Every line from the beginning of the data through the line containing "From s3: on" should be reproduced exactly, and no further lines should be output.
◇ ◇ ◇ ◇ ◇ ◇ ◇
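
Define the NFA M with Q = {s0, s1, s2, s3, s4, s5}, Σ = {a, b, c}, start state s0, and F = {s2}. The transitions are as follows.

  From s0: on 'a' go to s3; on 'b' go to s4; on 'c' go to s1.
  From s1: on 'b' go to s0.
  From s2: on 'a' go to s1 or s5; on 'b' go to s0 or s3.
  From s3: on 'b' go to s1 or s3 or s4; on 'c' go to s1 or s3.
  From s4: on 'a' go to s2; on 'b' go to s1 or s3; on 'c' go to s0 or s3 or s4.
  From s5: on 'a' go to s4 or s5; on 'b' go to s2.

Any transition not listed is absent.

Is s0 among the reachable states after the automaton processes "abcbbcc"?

Yes

Start in {s0}.
Read 'a': s0→{s3}; now {s3}.
Read 'b': s3→{s1, s3, s4}; now {s1, s3, s4}.
Read 'c': s1→∅, s3→{s1, s3}, s4→{s0, s3, s4}; now {s0, s1, s3, s4}.
Read 'b': s0→{s4}, s1→{s0}, s3→{s1, s3, s4}, s4→{s1, s3}; now {s0, s1, s3, s4}.
Read 'b': s0→{s4}, s1→{s0}, s3→{s1, s3, s4}, s4→{s1, s3}; now {s0, s1, s3, s4}.
Read 'c': s0→{s1}, s1→∅, s3→{s1, s3}, s4→{s0, s3, s4}; now {s0, s1, s3, s4}.
Read 'c': s0→{s1}, s1→∅, s3→{s1, s3}, s4→{s0, s3, s4}; now {s0, s1, s3, s4}.
State s0 is in {s0, s1, s3, s4}.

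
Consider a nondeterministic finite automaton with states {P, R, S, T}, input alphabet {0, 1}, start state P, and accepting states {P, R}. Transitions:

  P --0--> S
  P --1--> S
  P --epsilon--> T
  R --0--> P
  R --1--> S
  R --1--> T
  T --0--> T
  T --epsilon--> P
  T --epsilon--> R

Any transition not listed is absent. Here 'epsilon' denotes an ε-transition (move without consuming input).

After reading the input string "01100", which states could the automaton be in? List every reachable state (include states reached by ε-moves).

Start: ε-closure({P}) = {P, R, T}.
Read '0': P→{S}, R→{P}, T→{T}; union {P, S, T}; ε-closure = {P, R, S, T}.
Read '1': P→{S}, R→{S, T}, S→∅, T→∅; union {S, T}; ε-closure = {P, R, S, T}.
Read '1': P→{S}, R→{S, T}, S→∅, T→∅; union {S, T}; ε-closure = {P, R, S, T}.
Read '0': P→{S}, R→{P}, S→∅, T→{T}; union {P, S, T}; ε-closure = {P, R, S, T}.
Read '0': P→{S}, R→{P}, S→∅, T→{T}; union {P, S, T}; ε-closure = {P, R, S, T}.

{P, R, S, T}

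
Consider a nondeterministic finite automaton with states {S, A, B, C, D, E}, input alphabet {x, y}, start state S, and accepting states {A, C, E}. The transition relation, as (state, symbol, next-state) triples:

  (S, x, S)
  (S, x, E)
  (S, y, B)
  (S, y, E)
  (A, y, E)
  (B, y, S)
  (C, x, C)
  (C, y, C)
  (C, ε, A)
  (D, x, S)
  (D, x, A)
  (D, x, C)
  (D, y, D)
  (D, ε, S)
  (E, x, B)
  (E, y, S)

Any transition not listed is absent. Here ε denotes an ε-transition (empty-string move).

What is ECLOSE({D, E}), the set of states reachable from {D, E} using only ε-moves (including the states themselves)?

{S, D, E}

Begin with {D, E}.
ε-move D → S; add S.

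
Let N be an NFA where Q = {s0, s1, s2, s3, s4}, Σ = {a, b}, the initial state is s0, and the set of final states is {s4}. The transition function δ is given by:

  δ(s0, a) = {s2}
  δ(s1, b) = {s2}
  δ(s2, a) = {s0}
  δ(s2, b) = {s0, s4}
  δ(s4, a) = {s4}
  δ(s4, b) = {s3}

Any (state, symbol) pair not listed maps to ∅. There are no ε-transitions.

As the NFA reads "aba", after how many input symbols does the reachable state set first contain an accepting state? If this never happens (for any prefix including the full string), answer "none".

Start in {s0}.
Read 'a': s0→{s2}; now {s2}.
Read 'b': s2→{s0, s4}; now {s0, s4}.
None of the earlier sets intersect F, but {s0, s4} does.

2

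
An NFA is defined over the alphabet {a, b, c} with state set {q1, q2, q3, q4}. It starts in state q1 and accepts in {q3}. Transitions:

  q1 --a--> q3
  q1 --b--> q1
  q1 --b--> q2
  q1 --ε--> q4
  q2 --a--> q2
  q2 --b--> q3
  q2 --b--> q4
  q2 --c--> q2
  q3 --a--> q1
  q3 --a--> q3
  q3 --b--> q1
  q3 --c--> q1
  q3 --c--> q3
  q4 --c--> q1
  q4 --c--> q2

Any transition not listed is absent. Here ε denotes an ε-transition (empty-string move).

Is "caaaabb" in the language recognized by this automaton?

Start: ε-closure({q1}) = {q1, q4}.
Read 'c': q1→∅, q4→{q1, q2}; union {q1, q2}; ε-closure = {q1, q2, q4}.
Read 'a': q1→{q3}, q2→{q2}, q4→∅; now {q2, q3}.
Read 'a': q2→{q2}, q3→{q1, q3}; union {q1, q2, q3}; ε-closure = {q1, q2, q3, q4}.
Read 'a': q1→{q3}, q2→{q2}, q3→{q1, q3}, q4→∅; union {q1, q2, q3}; ε-closure = {q1, q2, q3, q4}.
Read 'a': q1→{q3}, q2→{q2}, q3→{q1, q3}, q4→∅; union {q1, q2, q3}; ε-closure = {q1, q2, q3, q4}.
Read 'b': q1→{q1, q2}, q2→{q3, q4}, q3→{q1}, q4→∅; now {q1, q2, q3, q4}.
Read 'b': q1→{q1, q2}, q2→{q3, q4}, q3→{q1}, q4→∅; now {q1, q2, q3, q4}.
The final set {q1, q2, q3, q4} contains the accepting state q3.

Yes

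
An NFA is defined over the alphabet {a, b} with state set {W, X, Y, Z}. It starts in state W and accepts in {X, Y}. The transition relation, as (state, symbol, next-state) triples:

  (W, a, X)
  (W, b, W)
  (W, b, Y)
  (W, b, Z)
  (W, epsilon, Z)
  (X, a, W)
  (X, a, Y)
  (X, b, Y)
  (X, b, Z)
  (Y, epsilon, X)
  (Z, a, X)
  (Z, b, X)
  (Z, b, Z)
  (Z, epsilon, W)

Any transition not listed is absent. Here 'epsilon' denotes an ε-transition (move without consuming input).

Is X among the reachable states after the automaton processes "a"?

Yes

Start: ε-closure({W}) = {W, Z}.
Read 'a': {W, Z} → {X}.
State X is in {X}.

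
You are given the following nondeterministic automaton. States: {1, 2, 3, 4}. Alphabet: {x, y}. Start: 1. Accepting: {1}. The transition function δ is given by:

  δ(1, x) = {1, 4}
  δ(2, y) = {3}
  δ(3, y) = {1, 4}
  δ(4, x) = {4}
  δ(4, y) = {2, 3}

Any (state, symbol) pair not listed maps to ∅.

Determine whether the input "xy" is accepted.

Start in {1}.
Read 'x': 1→{1, 4}; now {1, 4}.
Read 'y': 1→∅, 4→{2, 3}; now {2, 3}.
The final set {2, 3} contains no accepting state.

No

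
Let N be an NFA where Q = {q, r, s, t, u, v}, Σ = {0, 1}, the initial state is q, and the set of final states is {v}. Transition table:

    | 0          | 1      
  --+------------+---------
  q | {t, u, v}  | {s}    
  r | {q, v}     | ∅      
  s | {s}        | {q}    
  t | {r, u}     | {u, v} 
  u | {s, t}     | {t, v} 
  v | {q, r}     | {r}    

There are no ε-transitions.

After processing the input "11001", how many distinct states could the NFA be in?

5

Start in {q}.
Read '1': {q} → {s}.
Read '1': {s} → {q}.
Read '0': {q} → {t, u, v}.
Read '0': {t, u, v} → {q, r, s, t, u}.
Read '1': {q, r, s, t, u} → {q, s, t, u, v}.
That set has 5 states.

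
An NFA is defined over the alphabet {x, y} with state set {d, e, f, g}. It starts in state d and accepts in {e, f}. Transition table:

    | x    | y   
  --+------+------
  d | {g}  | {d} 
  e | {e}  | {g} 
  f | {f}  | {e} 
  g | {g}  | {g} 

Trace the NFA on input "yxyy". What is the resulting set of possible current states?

{g}

Start in {d}.
Read 'y': {d} → {d}.
Read 'x': {d} → {g}.
Read 'y': {g} → {g}.
Read 'y': {g} → {g}.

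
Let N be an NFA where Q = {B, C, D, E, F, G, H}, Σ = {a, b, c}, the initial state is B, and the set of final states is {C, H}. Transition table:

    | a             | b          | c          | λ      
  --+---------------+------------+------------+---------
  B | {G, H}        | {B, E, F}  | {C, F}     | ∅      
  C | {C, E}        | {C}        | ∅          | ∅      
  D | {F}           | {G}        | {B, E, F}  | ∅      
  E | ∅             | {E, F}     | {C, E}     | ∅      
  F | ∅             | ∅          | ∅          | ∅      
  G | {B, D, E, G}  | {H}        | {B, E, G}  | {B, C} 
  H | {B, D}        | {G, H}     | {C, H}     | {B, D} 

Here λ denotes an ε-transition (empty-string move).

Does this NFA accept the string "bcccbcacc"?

Yes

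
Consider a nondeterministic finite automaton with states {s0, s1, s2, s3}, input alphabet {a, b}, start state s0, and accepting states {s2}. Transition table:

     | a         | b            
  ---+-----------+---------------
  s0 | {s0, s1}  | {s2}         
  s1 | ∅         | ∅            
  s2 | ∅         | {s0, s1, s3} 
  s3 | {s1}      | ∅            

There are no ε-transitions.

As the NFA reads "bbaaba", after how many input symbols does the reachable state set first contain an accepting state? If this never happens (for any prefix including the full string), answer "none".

Start in {s0}.
Read 'b': s0→{s2}; now {s2}.
None of the earlier sets intersect F, but {s2} does.

1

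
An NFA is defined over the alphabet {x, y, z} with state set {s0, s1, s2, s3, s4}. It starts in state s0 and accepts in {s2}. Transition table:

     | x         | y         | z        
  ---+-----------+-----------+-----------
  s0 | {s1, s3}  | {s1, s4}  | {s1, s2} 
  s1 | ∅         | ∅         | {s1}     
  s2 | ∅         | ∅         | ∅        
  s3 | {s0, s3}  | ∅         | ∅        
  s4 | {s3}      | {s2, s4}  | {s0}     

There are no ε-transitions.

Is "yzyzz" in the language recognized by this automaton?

Start in {s0}.
Read 'y': {s0} → {s1, s4}.
Read 'z': {s1, s4} → {s0, s1}.
Read 'y': {s0, s1} → {s1, s4}.
Read 'z': {s1, s4} → {s0, s1}.
Read 'z': {s0, s1} → {s1, s2}.
The final set {s1, s2} contains the accepting state s2.

Yes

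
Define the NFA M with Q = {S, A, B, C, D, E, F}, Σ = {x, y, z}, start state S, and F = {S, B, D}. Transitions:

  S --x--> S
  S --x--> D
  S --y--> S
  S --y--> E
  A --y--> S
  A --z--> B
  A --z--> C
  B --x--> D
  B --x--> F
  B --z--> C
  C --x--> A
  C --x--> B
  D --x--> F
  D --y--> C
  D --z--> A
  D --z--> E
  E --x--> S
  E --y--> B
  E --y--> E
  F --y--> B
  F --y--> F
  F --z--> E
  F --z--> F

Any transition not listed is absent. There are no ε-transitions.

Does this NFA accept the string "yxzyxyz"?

Start in {S}.
Read 'y': {S} → {S, E}.
Read 'x': {S, E} → {S, D}.
Read 'z': {S, D} → {A, E}.
Read 'y': {A, E} → {S, B, E}.
Read 'x': {S, B, E} → {S, D, F}.
Read 'y': {S, D, F} → {S, B, C, E, F}.
Read 'z': {S, B, C, E, F} → {C, E, F}.
The final set {C, E, F} contains no accepting state.

No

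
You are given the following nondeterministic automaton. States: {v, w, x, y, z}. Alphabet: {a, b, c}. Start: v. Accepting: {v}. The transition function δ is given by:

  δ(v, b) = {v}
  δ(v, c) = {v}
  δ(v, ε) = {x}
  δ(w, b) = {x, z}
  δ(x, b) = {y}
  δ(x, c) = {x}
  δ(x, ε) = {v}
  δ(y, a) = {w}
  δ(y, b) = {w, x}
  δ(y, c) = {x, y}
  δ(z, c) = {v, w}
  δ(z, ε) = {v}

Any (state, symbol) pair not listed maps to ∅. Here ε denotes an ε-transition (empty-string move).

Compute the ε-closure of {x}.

{v, x}

Begin with {x}.
ε-move x → v; add v.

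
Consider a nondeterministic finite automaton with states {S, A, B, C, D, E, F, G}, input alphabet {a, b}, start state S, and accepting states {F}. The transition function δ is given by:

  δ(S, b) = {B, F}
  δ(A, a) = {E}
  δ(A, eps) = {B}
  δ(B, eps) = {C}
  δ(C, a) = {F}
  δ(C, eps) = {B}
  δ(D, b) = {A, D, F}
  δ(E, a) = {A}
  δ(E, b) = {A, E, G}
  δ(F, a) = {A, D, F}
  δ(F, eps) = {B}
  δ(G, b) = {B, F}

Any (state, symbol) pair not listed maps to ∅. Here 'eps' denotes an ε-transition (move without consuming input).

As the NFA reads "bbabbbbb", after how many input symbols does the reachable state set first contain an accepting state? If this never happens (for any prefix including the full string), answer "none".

Start in {S}.
Read 'b': {S} → {B, C, F}.
None of the earlier sets intersect F, but {B, C, F} does.

1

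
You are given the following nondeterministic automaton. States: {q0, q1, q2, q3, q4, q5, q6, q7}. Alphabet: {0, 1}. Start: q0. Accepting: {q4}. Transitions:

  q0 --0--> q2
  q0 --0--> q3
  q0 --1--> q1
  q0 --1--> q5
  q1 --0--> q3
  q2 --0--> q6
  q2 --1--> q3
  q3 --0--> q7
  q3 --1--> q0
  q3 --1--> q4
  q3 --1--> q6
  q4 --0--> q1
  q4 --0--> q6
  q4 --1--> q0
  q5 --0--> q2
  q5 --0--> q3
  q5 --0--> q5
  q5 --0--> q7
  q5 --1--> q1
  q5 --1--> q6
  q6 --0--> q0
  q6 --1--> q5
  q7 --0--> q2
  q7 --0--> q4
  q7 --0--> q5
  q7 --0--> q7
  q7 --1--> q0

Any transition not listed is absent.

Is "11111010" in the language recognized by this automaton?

Start in {q0}.
Read '1': q0→{q1, q5}; now {q1, q5}.
Read '1': q1→∅, q5→{q1, q6}; now {q1, q6}.
Read '1': q1→∅, q6→{q5}; now {q5}.
Read '1': q5→{q1, q6}; now {q1, q6}.
Read '1': q1→∅, q6→{q5}; now {q5}.
Read '0': q5→{q2, q3, q5, q7}; now {q2, q3, q5, q7}.
Read '1': q2→{q3}, q3→{q0, q4, q6}, q5→{q1, q6}, q7→{q0}; now {q0, q1, q3, q4, q6}.
Read '0': q0→{q2, q3}, q1→{q3}, q3→{q7}, q4→{q1, q6}, q6→{q0}; now {q0, q1, q2, q3, q6, q7}.
The final set {q0, q1, q2, q3, q6, q7} contains no accepting state.

No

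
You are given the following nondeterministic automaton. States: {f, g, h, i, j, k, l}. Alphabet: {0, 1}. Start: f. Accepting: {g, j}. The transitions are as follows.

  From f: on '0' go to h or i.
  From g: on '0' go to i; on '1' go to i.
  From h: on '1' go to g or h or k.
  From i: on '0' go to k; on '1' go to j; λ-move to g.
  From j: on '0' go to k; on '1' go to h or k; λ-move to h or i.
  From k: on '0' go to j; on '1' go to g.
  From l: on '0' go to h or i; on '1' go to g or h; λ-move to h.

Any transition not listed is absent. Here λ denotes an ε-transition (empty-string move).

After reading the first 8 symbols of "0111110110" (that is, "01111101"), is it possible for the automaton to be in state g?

Yes

Start in {f}.
Read '0': {f} → {g, h, i}.
Read '1': {g, h, i} → {g, h, i, j, k}.
Read '1': {g, h, i, j, k} → {g, h, i, j, k}.
Read '1': {g, h, i, j, k} → {g, h, i, j, k}.
Read '1': {g, h, i, j, k} → {g, h, i, j, k}.
Read '1': {g, h, i, j, k} → {g, h, i, j, k}.
Read '0': {g, h, i, j, k} → {g, h, i, j, k}.
Read '1': {g, h, i, j, k} → {g, h, i, j, k}.
State g is in {g, h, i, j, k}.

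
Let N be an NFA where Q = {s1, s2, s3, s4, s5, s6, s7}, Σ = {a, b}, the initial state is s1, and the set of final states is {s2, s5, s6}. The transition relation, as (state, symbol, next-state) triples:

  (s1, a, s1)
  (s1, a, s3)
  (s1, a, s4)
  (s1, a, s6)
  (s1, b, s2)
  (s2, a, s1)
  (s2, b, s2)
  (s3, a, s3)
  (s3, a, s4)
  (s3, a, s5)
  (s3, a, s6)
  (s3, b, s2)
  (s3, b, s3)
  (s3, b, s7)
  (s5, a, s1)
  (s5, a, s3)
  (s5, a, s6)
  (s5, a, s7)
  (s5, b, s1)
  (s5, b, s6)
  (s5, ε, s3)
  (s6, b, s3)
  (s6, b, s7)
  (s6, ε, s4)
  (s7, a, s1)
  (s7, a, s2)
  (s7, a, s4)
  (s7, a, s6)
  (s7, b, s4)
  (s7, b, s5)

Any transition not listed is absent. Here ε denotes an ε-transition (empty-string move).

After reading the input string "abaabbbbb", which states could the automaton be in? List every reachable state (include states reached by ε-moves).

{s1, s2, s3, s4, s5, s6, s7}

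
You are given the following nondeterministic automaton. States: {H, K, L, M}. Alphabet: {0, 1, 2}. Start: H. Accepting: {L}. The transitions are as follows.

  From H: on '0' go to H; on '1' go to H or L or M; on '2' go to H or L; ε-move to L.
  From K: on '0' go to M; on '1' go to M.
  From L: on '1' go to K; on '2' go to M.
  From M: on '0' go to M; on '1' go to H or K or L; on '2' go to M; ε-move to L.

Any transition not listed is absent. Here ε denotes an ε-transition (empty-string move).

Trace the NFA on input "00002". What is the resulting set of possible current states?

{H, L, M}

Start: ε-closure({H}) = {H, L}.
Read '0': {H, L} → {H, L}.
Read '0': {H, L} → {H, L}.
Read '0': {H, L} → {H, L}.
Read '0': {H, L} → {H, L}.
Read '2': {H, L} → {H, L, M}.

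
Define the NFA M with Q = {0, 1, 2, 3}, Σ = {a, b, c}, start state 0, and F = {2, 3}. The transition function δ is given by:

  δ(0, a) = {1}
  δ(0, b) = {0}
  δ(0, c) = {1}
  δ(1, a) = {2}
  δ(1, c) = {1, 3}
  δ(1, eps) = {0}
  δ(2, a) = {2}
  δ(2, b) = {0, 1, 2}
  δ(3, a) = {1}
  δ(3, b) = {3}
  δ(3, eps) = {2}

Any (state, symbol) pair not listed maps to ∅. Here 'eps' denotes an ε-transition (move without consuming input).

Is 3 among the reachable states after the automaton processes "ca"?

No

Start in {0}.
Read 'c': {0} → {0, 1}.
Read 'a': {0, 1} → {0, 1, 2}.
State 3 is not in {0, 1, 2}.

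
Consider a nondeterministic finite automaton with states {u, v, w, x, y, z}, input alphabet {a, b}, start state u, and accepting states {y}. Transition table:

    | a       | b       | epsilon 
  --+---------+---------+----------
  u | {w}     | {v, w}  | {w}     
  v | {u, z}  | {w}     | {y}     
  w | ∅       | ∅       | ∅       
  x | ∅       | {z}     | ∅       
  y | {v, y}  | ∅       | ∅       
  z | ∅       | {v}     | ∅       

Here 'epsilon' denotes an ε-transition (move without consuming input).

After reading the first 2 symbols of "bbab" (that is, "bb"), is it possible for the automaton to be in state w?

Start: ε-closure({u}) = {u, w}.
Read 'b': u→{v, w}, w→∅; union {v, w}; ε-closure = {v, w, y}.
Read 'b': v→{w}, w→∅, y→∅; now {w}.
State w is in {w}.

Yes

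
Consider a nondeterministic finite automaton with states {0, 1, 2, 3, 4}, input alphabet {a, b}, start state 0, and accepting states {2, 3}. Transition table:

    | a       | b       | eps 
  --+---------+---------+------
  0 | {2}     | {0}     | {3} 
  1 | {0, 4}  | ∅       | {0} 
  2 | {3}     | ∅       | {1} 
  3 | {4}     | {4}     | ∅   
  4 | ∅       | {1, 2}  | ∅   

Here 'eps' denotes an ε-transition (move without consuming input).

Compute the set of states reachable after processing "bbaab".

Start: ε-closure({0}) = {0, 3}.
Read 'b': 0→{0}, 3→{4}; union {0, 4}; ε-closure = {0, 3, 4}.
Read 'b': 0→{0}, 3→{4}, 4→{1, 2}; union {0, 1, 2, 4}; ε-closure = {0, 1, 2, 3, 4}.
Read 'a': 0→{2}, 1→{0, 4}, 2→{3}, 3→{4}, 4→∅; union {0, 2, 3, 4}; ε-closure = {0, 1, 2, 3, 4}.
Read 'a': 0→{2}, 1→{0, 4}, 2→{3}, 3→{4}, 4→∅; union {0, 2, 3, 4}; ε-closure = {0, 1, 2, 3, 4}.
Read 'b': 0→{0}, 1→∅, 2→∅, 3→{4}, 4→{1, 2}; union {0, 1, 2, 4}; ε-closure = {0, 1, 2, 3, 4}.

{0, 1, 2, 3, 4}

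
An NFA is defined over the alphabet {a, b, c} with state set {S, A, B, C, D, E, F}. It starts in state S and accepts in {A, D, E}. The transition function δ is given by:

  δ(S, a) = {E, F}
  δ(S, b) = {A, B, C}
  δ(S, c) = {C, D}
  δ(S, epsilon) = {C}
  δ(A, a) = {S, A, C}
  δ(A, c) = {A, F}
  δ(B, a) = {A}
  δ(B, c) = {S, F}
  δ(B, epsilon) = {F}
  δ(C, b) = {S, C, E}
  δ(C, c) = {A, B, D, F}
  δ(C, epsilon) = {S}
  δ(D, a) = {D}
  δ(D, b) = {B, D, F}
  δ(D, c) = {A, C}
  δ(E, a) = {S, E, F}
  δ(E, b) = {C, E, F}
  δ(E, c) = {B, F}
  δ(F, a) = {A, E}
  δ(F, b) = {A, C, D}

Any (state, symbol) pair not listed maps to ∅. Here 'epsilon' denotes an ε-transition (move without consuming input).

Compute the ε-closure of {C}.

{S, C}

Begin with {C}.
ε-move C → S; add S.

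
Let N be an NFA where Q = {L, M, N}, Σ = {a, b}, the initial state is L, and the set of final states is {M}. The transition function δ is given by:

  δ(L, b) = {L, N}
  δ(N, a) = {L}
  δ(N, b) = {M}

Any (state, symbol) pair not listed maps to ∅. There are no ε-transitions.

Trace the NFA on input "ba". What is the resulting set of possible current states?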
◇ ◇ ◇ ◇ ◇ ◇ ◇
Solution to this task >>
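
Define the NFA M with Q = {s0, s1, s2, s3, s4, s5}, Σ = {a, b, c}, start state s0, and F = {s2}. The transitions are as follows.

  From s0: on 'a' go to s3; on 'b' go to s4; on 'c' go to s1.
  From s1: on 'b' go to s0.
  From s2: on 'a' go to s1 or s5; on 'b' go to s0 or s3.
  From s3: on 'b' go to s1 or s3 or s4; on 'c' go to s1 or s3.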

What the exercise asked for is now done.